**To do**
Beneath this line are the data; copy exactly the part of them that opens with the line containing "Process: x_k = F" and closes with the line containing "y_3 = [2.3600]", and only that part.
┏━━
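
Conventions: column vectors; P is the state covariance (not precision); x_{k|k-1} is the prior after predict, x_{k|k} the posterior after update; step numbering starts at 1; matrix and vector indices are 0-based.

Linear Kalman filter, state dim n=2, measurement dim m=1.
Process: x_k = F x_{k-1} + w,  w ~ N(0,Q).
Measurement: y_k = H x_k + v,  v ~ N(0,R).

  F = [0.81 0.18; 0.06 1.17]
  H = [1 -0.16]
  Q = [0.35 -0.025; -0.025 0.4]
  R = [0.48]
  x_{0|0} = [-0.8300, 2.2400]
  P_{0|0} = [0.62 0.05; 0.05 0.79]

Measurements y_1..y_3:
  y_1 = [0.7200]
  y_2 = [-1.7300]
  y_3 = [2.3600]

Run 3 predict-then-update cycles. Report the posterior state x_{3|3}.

step 1: x^-=[-0.2691, 2.5710]  P^-=[0.7970 0.2194; 0.2194 1.4907]  S=[1.2449]  K=[0.6120; -0.0153]  nu=[1.4005]  x^+=[0.5879, 2.5495]  P^+=[0.3307 0.2311; 0.2311 1.4904]
step 2: x^-=[0.9352, 3.0182]  P^-=[0.6827 0.5265; 0.5265 2.4738]  S=[1.0575]  K=[0.5659; 0.1235]  nu=[-2.1822]  x^+=[-0.2997, 2.7486]  P^+=[0.3440 0.4525; 0.4525 2.4577]
step 3: x^-=[0.2520, 3.1979]  P^-=[0.7873 0.9431; 0.9431 3.8291]  S=[1.0635]  K=[0.5984; 0.3107]  nu=[2.6197]  x^+=[1.8196, 4.0118]  P^+=[0.4065 0.7454; 0.7454 3.7265]

x_post = [1.8196, 4.0118]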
┗━━
**Solution**
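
Process: x_k = F x_{k-1} + w,  w ~ N(0,Q).
Measurement: y_k = H x_k + v,  v ~ N(0,R).

  F = [0.81 0.18; 0.06 1.17]
  H = [1 -0.16]
  Q = [0.35 -0.025; -0.025 0.4]
  R = [0.48]
  x_{0|0} = [-0.8300, 2.2400]
  P_{0|0} = [0.62 0.05; 0.05 0.79]

Measurements y_1..y_3:
  y_1 = [0.7200]
  y_2 = [-1.7300]
  y_3 = [2.3600]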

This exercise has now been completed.